Each line of the data must be set down again without a single difference.

[Data for the task Boundary: Start]

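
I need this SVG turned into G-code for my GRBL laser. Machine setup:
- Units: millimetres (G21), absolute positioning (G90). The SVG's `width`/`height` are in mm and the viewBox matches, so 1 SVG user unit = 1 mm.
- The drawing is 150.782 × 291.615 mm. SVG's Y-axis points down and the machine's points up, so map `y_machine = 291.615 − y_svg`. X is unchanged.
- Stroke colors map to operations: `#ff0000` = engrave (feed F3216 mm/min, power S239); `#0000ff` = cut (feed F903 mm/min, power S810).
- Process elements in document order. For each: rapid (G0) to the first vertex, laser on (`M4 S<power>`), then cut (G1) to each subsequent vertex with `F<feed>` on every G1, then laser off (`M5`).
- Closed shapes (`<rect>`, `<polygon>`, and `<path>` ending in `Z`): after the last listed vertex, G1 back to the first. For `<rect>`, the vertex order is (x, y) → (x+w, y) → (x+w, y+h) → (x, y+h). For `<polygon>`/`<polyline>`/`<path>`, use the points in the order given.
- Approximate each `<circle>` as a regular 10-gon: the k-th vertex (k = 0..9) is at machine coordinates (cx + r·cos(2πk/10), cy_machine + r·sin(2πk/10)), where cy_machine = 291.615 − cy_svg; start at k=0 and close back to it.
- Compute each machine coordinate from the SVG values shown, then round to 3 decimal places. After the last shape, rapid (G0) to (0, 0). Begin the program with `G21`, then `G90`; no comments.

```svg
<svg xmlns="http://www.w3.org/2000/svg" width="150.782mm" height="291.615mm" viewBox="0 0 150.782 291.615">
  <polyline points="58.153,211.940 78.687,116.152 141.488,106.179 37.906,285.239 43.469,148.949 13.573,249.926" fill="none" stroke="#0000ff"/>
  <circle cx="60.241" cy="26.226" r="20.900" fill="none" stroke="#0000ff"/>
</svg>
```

1 u = 1 mm; y_m = 291.615 − y.

[1] `<polyline>` open polyline, #0000ff→cut S810 F903: (58.153,79.675) → (78.687,175.463) → (141.488,185.436) → (37.906,6.376) → (43.469,142.666) → (13.573,41.689)

[2] `<circle>` circle, #0000ff→cut S810 F903: (81.141,265.389) → (77.149,277.674) → (66.699,285.266) → (53.783,285.266) → (43.333,277.674) → (39.341,265.389) → (43.333,253.104) → (53.783,245.512) → (66.699,245.512) → (77.149,253.104) → (81.141,265.389) (closed)

G21
G90
G0 X58.153 Y79.675
M4 S810
G1 X78.687 Y175.463 F903
G1 X141.488 Y185.436 F903
G1 X37.906 Y6.376 F903
G1 X43.469 Y142.666 F903
G1 X13.573 Y41.689 F903
M5
G0 X81.141 Y265.389
M4 S810
G1 X77.149 Y277.674 F903
G1 X66.699 Y285.266 F903
G1 X53.783 Y285.266 F903
G1 X43.333 Y277.674 F903
G1 X39.341 Y265.389 F903
G1 X43.333 Y253.104 F903
G1 X53.783 Y245.512 F903
G1 X66.699 Y245.512 F903
G1 X77.149 Y253.104 F903
G1 X81.141 Y265.389 F903
M5
G0 X0.000 Y0.000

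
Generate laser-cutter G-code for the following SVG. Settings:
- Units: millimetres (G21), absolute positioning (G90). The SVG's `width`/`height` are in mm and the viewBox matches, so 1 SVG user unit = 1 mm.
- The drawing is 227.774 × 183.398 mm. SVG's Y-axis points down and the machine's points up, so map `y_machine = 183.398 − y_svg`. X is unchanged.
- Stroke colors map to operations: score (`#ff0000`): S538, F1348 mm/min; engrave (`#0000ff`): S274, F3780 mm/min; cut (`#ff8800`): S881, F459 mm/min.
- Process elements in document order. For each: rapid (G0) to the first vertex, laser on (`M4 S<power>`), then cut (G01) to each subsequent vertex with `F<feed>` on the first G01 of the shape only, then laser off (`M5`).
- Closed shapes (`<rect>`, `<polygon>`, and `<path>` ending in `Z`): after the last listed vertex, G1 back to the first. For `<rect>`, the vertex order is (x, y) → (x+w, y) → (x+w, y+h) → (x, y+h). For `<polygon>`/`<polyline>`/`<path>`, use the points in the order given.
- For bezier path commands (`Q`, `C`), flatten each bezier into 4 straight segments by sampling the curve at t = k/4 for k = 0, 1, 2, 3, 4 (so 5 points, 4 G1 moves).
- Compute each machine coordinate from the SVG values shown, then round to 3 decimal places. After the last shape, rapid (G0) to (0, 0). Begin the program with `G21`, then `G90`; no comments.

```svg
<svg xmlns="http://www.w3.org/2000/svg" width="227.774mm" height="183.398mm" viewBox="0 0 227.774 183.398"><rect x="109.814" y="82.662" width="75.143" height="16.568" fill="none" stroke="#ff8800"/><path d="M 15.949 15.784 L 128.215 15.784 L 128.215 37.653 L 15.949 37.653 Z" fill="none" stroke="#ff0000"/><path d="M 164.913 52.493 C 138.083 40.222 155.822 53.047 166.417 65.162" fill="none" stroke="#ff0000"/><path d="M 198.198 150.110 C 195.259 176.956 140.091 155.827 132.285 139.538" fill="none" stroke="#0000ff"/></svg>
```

G21
G90
G0 X109.814 Y100.736
M4 S881
G01 X184.957 Y100.736 F459
G01 X184.957 Y84.168
G01 X109.814 Y84.168
G01 X109.814 Y100.736
M5
G0 X15.949 Y167.614
M4 S538
G01 X128.215 Y167.614 F1348
G01 X128.215 Y145.745
G01 X15.949 Y145.745
G01 X15.949 Y167.614
M5
G0 X164.913 Y130.905
M4 S538
G01 X152.339 Y135.806 F1348
G01 X151.631 Y133.715
G01 X157.939 Y127.052
G01 X166.417 Y118.236
M5
G0 X198.198 Y33.288
M4 S274
G01 X187.757 Y21.324 F3780
G01 X167.067 Y22.398
G01 X145.464 Y31.561
G01 X132.285 Y43.860
M5
G0 X0.000 Y0.000

viewBox `0 0 227.774 183.398` with mm width/height → 1 unit = 1 mm. Flip: y_m = 183.398 − y_svg.

**Shape 1** — `<rect>` rectangle, stroke `#ff8800` → cut (S881, F459). Machine vertices: (109.814,100.736) → (184.957,100.736) → (184.957,84.168) → (109.814,84.168) → (109.814,100.736). Closed: final G1 returns to the first vertex.

**Shape 2** — `<path>` rectangle, stroke `#ff0000` → score (S538, F1348). Machine vertices: (15.949,167.614) → (128.215,167.614) → (128.215,145.745) → (15.949,145.745) → (15.949,167.614). Closed: final G1 returns to the first vertex.

**Shape 3** — `<path>` cubic bezier, stroke `#ff0000` → score (S538, F1348). Control points (SVG): P0=(164.913,52.493), P1=(138.083,40.222), P2=(155.822,53.047), P3=(166.417,65.162); sampled at t=k/4. Machine vertices: (164.913,130.905) → (152.339,135.806) → (151.631,133.715) → (157.939,127.052) → (166.417,118.236). Open path.

**Shape 4** — `<path>` cubic bezier, stroke `#0000ff` → engrave (S274, F3780). Control points (SVG): P0=(198.198,150.110), P1=(195.259,176.956), P2=(140.091,155.827), P3=(132.285,139.538); sampled at t=k/4. Machine vertices: (198.198,33.288) → (187.757,21.324) → (167.067,22.398) → (145.464,31.561) → (132.285,43.860). Open path.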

[Data for the task Boundary: End]

#### Answer box:
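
I need this SVG turned into G-code for my GRBL laser. Machine setup:
- Units: millimetres (G21), absolute positioning (G90). The SVG's `width`/`height` are in mm and the viewBox matches, so 1 SVG user unit = 1 mm.
- The drawing is 150.782 × 291.615 mm. SVG's Y-axis points down and the machine's points up, so map `y_machine = 291.615 − y_svg`. X is unchanged.
- Stroke colors map to operations: `#ff0000` = engrave (feed F3216 mm/min, power S239); `#0000ff` = cut (feed F903 mm/min, power S810).
- Process elements in document order. For each: rapid (G0) to the first vertex, laser on (`M4 S<power>`), then cut (G1) to each subsequent vertex with `F<feed>` on every G1, then laser off (`M5`).
- Closed shapes (`<rect>`, `<polygon>`, and `<path>` ending in `Z`): after the last listed vertex, G1 back to the first. For `<rect>`, the vertex order is (x, y) → (x+w, y) → (x+w, y+h) → (x, y+h). For `<polygon>`/`<polyline>`/`<path>`, use the points in the order given.
- Approximate each `<circle>` as a regular 10-gon: the k-th vertex (k = 0..9) is at machine coordinates (cx + r·cos(2πk/10), cy_machine + r·sin(2πk/10)), where cy_machine = 291.615 − cy_svg; start at k=0 and close back to it.
- Compute each machine coordinate from the SVG values shown, then round to 3 decimal places. After the last shape, rapid (G0) to (0, 0). Begin the program with `G21`, then `G90`; no comments.

```svg
<svg xmlns="http://www.w3.org/2000/svg" width="150.782mm" height="291.615mm" viewBox="0 0 150.782 291.615">
  <polyline points="58.153,211.940 78.687,116.152 141.488,106.179 37.906,285.239 43.469,148.949 13.573,249.926" fill="none" stroke="#0000ff"/>
  <circle cx="60.241" cy="26.226" r="20.900" fill="none" stroke="#0000ff"/>
</svg>
```

1 u = 1 mm; y_m = 291.615 − y.

[1] `<polyline>` open polyline, #0000ff→cut S810 F903: (58.153,79.675) → (78.687,175.463) → (141.488,185.436) → (37.906,6.376) → (43.469,142.666) → (13.573,41.689)

[2] `<circle>` circle, #0000ff→cut S810 F903: (81.141,265.389) → (77.149,277.674) → (66.699,285.266) → (53.783,285.266) → (43.333,277.674) → (39.341,265.389) → (43.333,253.104) → (53.783,245.512) → (66.699,245.512) → (77.149,253.104) → (81.141,265.389) (closed)

G21
G90
G0 X58.153 Y79.675
M4 S810
G1 X78.687 Y175.463 F903
G1 X141.488 Y185.436 F903
G1 X37.906 Y6.376 F903
G1 X43.469 Y142.666 F903
G1 X13.573 Y41.689 F903
M5
G0 X81.141 Y265.389
M4 S810
G1 X77.149 Y277.674 F903
G1 X66.699 Y285.266 F903
G1 X53.783 Y285.266 F903
G1 X43.333 Y277.674 F903
G1 X39.341 Y265.389 F903
G1 X43.333 Y253.104 F903
G1 X53.783 Y245.512 F903
G1 X66.699 Y245.512 F903
G1 X77.149 Y253.104 F903
G1 X81.141 Y265.389 F903
M5
G0 X0.000 Y0.000

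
Generate laser-cutter G-code for the following SVG. Settings:
- Units: millimetres (G21), absolute positioning (G90). The SVG's `width`/`height` are in mm and the viewBox matches, so 1 SVG user unit = 1 mm.
- The drawing is 227.774 × 183.398 mm. SVG's Y-axis points down and the machine's points up, so map `y_machine = 183.398 − y_svg`. X is unchanged.
- Stroke colors map to operations: score (`#ff0000`): S538, F1348 mm/min; engrave (`#0000ff`): S274, F3780 mm/min; cut (`#ff8800`): S881, F459 mm/min.
- Process elements in document order. For each: rapid (G0) to the first vertex, laser on (`M4 S<power>`), then cut (G01) to each subsequent vertex with `F<feed>` on the first G01 of the shape only, then laser off (`M5`).
- Closed shapes (`<rect>`, `<polygon>`, and `<path>` ending in `Z`): after the last listed vertex, G1 back to the first. For `<rect>`, the vertex order is (x, y) → (x+w, y) → (x+w, y+h) → (x, y+h). For `<polygon>`/`<polyline>`/`<path>`, use the points in the order given.
- For bezier path commands (`Q`, `C`), flatten each bezier into 4 straight segments by sampling the curve at t = k/4 for k = 0, 1, 2, 3, 4 (so 5 points, 4 G1 moves).
- Compute each machine coordinate from the SVG values shown, then round to 3 decimal places. After the last shape, rapid (G0) to (0, 0). Begin the program with `G21`, then `G90`; no comments.

```svg
<svg xmlns="http://www.w3.org/2000/svg" width="227.774mm" height="183.398mm" viewBox="0 0 227.774 183.398"><rect x="109.814" y="82.662" width="75.143" height="16.568" fill="none" stroke="#ff8800"/><path d="M 15.949 15.784 L 128.215 15.784 L 128.215 37.653 L 15.949 37.653 Z" fill="none" stroke="#ff0000"/><path d="M 164.913 52.493 C 138.083 40.222 155.822 53.047 166.417 65.162" fill="none" stroke="#ff0000"/><path d="M 198.198 150.110 C 195.259 176.956 140.091 155.827 132.285 139.538" fill="none" stroke="#0000ff"/></svg>
```

G21
G90
G0 X109.814 Y100.736
M4 S881
G01 X184.957 Y100.736 F459
G01 X184.957 Y84.168
G01 X109.814 Y84.168
G01 X109.814 Y100.736
M5
G0 X15.949 Y167.614
M4 S538
G01 X128.215 Y167.614 F1348
G01 X128.215 Y145.745
G01 X15.949 Y145.745
G01 X15.949 Y167.614
M5
G0 X164.913 Y130.905
M4 S538
G01 X152.339 Y135.806 F1348
G01 X151.631 Y133.715
G01 X157.939 Y127.052
G01 X166.417 Y118.236
M5
G0 X198.198 Y33.288
M4 S274
G01 X187.757 Y21.324 F3780
G01 X167.067 Y22.398
G01 X145.464 Y31.561
G01 X132.285 Y43.860
M5
G0 X0.000 Y0.000

viewBox `0 0 227.774 183.398` with mm width/height → 1 unit = 1 mm. Flip: y_m = 183.398 − y_svg.

**Shape 1** — `<rect>` rectangle, stroke `#ff8800` → cut (S881, F459). Machine vertices: (109.814,100.736) → (184.957,100.736) → (184.957,84.168) → (109.814,84.168) → (109.814,100.736). Closed: final G1 returns to the first vertex.

**Shape 2** — `<path>` rectangle, stroke `#ff0000` → score (S538, F1348). Machine vertices: (15.949,167.614) → (128.215,167.614) → (128.215,145.745) → (15.949,145.745) → (15.949,167.614). Closed: final G1 returns to the first vertex.

**Shape 3** — `<path>` cubic bezier, stroke `#ff0000` → score (S538, F1348). Control points (SVG): P0=(164.913,52.493), P1=(138.083,40.222), P2=(155.822,53.047), P3=(166.417,65.162); sampled at t=k/4. Machine vertices: (164.913,130.905) → (152.339,135.806) → (151.631,133.715) → (157.939,127.052) → (166.417,118.236). Open path.

**Shape 4** — `<path>` cubic bezier, stroke `#0000ff` → engrave (S274, F3780). Control points (SVG): P0=(198.198,150.110), P1=(195.259,176.956), P2=(140.091,155.827), P3=(132.285,139.538); sampled at t=k/4. Machine vertices: (198.198,33.288) → (187.757,21.324) → (167.067,22.398) → (145.464,31.561) → (132.285,43.860). Open path.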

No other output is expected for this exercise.